==== RECORD EXTRACTS

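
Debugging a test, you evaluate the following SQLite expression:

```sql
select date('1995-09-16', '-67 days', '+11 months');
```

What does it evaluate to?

1996-06-11

Applying '-67 days' to 1995-09-16: counting 67 days back gives 1995-07-11.
Adding +11 months to 1995-07-11 gives 1996-06-11.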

========

■ **YOUR OBJECTIVE**:
Faithfully transcribe the whole of the data.

■ **WRITTEN RESPONSE**:
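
Debugging a test, you evaluate the following SQLite expression:

```sql
select date('1995-09-16', '-67 days', '+11 months');
```

What does it evaluate to?

1996-06-11

Applying '-67 days' to 1995-09-16: counting 67 days back gives 1995-07-11.
Adding +11 months to 1995-07-11 gives 1996-06-11.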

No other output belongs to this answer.